_What is needed_
Scan the records below for the line containing "What is the sum of credits" and the line containing "2. If rating". Copy both, plus every line between, exactly.

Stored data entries
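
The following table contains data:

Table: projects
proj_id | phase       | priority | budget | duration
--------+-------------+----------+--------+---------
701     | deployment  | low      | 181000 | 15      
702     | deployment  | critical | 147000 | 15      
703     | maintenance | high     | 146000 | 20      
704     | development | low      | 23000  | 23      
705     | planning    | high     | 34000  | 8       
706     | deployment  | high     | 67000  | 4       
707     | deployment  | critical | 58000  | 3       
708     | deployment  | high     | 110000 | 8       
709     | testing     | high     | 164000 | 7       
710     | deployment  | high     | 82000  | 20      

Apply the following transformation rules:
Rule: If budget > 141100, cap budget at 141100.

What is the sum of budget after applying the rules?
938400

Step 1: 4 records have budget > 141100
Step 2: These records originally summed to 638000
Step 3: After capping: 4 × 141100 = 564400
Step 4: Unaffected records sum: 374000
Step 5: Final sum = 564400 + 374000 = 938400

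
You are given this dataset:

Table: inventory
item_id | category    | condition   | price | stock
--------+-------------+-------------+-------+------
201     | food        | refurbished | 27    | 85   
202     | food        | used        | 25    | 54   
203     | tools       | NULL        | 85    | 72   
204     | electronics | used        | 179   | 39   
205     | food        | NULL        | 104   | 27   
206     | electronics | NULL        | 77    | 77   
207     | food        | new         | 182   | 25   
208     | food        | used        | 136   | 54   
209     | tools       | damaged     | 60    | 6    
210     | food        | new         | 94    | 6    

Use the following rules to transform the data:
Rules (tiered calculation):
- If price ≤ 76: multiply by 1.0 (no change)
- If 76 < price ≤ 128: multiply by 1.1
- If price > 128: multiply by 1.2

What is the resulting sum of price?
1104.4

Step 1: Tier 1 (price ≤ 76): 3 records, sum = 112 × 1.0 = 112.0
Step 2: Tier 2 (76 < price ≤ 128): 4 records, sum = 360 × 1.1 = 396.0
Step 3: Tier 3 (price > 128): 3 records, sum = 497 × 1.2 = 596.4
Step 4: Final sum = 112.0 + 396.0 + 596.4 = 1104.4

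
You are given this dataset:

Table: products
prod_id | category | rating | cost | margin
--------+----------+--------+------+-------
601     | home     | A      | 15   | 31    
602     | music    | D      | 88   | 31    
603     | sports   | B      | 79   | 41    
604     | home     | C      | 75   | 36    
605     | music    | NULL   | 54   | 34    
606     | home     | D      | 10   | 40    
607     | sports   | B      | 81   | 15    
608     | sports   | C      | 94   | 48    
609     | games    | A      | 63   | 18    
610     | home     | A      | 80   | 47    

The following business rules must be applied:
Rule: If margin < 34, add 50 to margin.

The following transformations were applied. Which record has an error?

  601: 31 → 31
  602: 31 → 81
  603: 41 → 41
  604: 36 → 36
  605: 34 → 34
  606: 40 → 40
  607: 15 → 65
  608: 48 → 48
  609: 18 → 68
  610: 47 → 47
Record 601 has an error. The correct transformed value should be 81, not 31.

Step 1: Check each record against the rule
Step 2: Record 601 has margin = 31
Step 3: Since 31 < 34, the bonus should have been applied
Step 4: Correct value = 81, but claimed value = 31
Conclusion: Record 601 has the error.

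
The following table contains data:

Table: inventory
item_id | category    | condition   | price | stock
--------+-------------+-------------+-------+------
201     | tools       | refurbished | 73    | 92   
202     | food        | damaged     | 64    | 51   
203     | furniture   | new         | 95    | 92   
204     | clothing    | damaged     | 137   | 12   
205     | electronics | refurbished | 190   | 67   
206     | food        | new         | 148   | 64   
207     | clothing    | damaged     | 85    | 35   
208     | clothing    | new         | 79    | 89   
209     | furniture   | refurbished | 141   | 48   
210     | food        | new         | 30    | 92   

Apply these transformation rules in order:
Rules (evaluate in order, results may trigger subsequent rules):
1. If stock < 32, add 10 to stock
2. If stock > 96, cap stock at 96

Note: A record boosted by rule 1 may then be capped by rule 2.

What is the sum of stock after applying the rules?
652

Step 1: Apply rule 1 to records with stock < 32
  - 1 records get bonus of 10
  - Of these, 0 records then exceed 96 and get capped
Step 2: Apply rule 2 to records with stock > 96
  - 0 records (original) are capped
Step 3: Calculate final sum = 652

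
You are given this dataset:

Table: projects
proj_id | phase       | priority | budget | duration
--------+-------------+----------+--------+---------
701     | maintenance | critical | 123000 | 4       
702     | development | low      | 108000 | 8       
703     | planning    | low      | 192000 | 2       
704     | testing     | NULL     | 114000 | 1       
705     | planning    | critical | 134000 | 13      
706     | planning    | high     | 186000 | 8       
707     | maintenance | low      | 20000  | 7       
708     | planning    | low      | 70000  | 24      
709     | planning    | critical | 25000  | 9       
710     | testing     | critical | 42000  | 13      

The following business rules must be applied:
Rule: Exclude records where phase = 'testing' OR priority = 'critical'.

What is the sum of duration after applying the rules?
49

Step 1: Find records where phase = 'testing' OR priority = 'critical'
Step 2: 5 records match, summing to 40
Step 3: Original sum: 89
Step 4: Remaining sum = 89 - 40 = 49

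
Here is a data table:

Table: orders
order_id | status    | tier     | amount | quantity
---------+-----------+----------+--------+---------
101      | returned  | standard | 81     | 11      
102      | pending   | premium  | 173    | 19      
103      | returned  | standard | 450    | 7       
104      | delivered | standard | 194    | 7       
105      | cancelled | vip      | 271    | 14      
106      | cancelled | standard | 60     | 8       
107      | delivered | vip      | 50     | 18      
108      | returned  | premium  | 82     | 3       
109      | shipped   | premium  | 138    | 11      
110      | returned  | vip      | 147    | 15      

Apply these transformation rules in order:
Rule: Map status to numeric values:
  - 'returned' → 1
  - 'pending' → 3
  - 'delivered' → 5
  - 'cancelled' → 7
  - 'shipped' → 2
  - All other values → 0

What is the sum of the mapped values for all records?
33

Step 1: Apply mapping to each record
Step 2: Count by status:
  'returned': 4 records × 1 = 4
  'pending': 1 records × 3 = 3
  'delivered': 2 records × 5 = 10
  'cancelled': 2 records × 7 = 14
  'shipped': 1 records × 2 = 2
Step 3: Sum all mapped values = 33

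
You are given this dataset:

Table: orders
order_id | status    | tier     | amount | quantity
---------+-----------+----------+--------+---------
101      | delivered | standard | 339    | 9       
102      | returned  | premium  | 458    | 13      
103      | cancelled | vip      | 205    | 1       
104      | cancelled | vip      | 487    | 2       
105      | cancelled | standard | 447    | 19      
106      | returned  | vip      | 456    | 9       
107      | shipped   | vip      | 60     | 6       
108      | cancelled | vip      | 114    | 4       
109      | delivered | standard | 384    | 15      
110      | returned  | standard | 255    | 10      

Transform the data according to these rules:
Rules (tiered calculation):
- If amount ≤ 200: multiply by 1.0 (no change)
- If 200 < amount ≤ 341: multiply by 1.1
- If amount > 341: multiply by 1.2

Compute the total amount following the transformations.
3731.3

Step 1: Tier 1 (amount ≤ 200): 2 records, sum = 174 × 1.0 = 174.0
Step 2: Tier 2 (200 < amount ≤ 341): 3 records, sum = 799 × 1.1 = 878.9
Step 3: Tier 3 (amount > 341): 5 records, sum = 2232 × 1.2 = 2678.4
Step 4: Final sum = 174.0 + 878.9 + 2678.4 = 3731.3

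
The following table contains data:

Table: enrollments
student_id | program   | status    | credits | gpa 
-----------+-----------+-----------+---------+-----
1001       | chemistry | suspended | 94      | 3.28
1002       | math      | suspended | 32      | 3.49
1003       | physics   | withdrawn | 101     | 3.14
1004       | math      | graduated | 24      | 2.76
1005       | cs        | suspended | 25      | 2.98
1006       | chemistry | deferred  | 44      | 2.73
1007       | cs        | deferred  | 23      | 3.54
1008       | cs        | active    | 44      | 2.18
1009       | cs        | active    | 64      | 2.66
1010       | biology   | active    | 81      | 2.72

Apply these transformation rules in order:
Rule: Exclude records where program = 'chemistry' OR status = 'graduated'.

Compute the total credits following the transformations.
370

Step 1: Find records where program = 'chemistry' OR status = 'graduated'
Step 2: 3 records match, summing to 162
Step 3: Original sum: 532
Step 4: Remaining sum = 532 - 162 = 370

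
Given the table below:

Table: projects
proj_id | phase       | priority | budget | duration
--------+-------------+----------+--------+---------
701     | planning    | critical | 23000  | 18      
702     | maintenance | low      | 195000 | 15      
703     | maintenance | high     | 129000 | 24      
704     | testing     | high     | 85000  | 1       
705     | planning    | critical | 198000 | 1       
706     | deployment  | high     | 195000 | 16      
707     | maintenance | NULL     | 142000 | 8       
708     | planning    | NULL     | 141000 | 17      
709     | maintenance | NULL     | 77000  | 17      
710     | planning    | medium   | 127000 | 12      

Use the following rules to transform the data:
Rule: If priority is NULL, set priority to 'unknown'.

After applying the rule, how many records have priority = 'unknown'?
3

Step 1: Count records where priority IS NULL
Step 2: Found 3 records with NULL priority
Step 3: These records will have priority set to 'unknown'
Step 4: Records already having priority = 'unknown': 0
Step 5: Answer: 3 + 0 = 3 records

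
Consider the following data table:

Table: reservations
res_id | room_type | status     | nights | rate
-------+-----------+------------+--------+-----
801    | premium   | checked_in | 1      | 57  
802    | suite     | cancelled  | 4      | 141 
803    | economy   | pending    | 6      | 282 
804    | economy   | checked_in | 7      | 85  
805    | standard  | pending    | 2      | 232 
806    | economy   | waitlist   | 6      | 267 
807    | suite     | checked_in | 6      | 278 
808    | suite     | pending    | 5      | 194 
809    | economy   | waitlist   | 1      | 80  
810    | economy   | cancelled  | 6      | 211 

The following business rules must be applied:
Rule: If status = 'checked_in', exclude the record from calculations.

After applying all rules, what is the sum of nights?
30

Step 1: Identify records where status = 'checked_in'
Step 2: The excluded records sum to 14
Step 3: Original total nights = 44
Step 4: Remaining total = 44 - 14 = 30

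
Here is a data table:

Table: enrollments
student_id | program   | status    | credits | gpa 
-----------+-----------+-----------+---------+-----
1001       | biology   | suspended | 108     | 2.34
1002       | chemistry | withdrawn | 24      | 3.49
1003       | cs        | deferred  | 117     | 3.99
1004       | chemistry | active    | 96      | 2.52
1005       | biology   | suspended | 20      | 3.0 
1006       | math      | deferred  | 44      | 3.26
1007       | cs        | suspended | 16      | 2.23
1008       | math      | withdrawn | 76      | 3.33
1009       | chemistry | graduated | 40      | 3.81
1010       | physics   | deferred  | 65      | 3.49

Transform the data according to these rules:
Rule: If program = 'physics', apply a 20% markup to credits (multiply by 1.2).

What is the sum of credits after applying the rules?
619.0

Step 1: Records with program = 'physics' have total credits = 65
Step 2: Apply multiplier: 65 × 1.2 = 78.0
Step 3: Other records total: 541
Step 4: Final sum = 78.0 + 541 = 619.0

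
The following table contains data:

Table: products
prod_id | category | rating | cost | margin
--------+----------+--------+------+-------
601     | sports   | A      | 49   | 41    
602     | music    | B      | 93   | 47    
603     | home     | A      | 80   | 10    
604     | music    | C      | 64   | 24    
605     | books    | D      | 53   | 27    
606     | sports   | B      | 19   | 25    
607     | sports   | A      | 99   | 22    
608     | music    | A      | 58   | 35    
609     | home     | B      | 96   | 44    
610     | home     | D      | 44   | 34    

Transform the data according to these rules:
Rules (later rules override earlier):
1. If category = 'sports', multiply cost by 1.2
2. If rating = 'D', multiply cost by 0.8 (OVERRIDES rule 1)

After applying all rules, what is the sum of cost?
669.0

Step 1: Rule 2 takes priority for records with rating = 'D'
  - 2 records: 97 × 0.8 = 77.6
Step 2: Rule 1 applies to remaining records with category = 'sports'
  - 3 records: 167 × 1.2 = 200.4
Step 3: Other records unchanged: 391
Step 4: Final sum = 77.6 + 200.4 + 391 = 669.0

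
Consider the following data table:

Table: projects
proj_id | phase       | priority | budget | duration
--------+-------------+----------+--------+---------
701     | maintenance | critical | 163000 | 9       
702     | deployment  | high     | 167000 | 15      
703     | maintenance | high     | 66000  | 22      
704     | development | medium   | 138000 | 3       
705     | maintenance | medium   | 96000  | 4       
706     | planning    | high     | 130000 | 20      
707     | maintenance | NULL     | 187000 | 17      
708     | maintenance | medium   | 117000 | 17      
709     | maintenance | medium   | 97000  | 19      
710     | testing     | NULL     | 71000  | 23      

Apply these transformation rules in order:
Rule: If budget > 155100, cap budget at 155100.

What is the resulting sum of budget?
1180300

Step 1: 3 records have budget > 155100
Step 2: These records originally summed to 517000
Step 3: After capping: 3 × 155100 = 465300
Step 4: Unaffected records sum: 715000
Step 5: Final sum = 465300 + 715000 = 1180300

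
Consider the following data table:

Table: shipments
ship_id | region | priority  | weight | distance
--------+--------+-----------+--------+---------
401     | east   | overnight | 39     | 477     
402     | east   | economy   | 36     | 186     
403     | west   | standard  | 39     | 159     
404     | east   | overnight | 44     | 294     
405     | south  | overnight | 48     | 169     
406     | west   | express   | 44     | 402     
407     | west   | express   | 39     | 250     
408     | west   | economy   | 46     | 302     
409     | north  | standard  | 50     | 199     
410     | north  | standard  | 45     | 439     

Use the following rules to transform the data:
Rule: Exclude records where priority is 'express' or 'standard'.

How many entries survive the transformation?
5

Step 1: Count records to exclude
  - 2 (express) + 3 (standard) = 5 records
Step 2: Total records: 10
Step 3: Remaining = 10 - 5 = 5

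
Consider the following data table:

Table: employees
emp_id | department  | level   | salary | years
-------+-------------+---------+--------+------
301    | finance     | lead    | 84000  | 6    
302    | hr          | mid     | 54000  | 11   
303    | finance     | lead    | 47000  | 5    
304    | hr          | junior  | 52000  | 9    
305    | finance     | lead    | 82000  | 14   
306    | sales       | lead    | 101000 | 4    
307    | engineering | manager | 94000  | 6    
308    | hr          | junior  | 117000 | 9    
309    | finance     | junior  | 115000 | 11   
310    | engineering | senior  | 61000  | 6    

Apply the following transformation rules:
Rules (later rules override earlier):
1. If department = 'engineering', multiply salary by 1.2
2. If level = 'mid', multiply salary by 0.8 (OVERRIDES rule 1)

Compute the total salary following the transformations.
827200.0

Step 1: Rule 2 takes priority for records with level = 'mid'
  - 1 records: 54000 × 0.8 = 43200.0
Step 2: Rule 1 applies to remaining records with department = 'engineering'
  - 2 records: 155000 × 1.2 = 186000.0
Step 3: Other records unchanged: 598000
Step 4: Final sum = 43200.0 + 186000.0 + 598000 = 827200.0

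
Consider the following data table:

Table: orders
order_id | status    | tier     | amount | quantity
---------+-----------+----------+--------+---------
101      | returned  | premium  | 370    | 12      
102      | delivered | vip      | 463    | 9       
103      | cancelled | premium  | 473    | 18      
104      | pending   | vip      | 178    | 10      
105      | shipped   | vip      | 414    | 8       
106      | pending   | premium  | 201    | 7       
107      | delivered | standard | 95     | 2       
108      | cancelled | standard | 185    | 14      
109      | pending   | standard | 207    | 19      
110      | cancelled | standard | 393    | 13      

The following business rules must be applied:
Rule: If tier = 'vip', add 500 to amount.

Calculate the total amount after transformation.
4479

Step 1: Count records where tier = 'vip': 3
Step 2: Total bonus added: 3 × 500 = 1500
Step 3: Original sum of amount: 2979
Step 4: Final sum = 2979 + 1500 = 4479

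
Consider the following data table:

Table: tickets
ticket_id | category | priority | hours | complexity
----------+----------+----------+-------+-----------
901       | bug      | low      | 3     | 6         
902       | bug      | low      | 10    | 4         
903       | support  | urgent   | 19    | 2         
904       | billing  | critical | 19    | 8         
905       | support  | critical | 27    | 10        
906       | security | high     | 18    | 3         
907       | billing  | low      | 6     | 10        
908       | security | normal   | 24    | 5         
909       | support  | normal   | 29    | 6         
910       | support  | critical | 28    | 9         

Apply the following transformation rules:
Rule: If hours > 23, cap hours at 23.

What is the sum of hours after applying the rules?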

_Answer to the exercise_
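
What is the sum of credits after applying the rules?
619.0

Step 1: Records with program = 'physics' have total credits = 65
Step 2: Apply multiplier: 65 × 1.2 = 78.0
Step 3: Other records total: 541
Step 4: Final sum = 78.0 + 541 = 619.0

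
The following table contains data:

Table: products
prod_id | category | rating | cost | margin
--------+----------+--------+------+-------
601     | sports   | A      | 49   | 41    
602     | music    | B      | 93   | 47    
603     | home     | A      | 80   | 10    
604     | music    | C      | 64   | 24    
605     | books    | D      | 53   | 27    
606     | sports   | B      | 19   | 25    
607     | sports   | A      | 99   | 22    
608     | music    | A      | 58   | 35    
609     | home     | B      | 96   | 44    
610     | home     | D      | 44   | 34    

Transform the data according to these rules:
Rules (later rules override earlier):
1. If category = 'sports', multiply cost by 1.2
2. If rating = 'D', multiply cost by 0.8 (OVERRIDES rule 1)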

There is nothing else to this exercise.